WHAT TO PRODUCE ->
From the entries provided below, copy each line that contains the word "Answer".

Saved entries

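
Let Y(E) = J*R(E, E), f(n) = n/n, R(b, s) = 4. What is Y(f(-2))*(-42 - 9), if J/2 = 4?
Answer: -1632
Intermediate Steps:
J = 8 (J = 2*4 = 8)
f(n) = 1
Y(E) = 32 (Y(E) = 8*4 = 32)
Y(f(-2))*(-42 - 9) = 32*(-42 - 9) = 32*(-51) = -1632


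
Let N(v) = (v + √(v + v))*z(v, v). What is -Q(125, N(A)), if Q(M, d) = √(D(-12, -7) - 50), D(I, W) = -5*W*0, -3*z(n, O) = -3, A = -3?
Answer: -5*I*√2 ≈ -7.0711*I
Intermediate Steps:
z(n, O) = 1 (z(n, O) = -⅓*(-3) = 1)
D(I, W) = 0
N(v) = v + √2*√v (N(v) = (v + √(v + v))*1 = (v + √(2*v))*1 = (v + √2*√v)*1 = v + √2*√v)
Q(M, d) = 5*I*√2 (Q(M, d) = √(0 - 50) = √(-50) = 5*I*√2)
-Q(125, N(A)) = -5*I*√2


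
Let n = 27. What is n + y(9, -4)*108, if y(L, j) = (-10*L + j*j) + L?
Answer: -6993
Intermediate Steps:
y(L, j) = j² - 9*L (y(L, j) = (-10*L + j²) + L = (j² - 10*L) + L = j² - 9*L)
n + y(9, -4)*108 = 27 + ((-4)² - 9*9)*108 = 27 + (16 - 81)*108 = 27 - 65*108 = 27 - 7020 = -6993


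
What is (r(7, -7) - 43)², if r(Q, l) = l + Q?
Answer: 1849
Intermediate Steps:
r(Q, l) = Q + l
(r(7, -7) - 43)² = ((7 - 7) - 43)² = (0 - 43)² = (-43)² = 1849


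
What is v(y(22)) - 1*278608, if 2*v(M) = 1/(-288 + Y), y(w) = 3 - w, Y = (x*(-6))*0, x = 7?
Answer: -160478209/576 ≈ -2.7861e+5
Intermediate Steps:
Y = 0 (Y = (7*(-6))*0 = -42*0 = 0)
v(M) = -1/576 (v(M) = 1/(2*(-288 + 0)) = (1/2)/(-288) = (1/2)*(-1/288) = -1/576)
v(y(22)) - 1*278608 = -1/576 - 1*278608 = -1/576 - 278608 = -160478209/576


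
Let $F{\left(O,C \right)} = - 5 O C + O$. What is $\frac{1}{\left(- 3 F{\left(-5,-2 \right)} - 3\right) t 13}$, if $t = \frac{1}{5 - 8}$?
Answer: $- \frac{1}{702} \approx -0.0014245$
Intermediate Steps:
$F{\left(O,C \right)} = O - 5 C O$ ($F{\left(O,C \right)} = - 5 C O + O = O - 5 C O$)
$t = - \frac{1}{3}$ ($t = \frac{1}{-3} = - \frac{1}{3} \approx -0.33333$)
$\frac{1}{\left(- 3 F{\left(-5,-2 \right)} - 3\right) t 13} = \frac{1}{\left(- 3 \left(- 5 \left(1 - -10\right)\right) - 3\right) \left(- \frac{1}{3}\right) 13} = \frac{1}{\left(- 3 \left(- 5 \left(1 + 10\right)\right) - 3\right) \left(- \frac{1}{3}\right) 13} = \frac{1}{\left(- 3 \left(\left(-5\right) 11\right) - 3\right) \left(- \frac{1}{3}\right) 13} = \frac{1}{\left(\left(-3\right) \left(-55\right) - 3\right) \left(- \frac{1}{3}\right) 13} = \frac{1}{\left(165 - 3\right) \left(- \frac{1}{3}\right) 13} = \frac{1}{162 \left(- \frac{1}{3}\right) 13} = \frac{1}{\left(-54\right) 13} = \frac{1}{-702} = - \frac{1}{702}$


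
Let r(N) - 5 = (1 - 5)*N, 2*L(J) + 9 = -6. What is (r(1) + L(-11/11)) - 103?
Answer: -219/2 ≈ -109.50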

REPLY ->
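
Answer: -1632
Answer: -5*I*√2 ≈ -7.0711*I
Answer: -6993
Answer: 1849
Answer: -160478209/576 ≈ -2.7861e+5
Answer: $- \frac{1}{702} \approx -0.0014245$
Answer: -219/2 ≈ -109.50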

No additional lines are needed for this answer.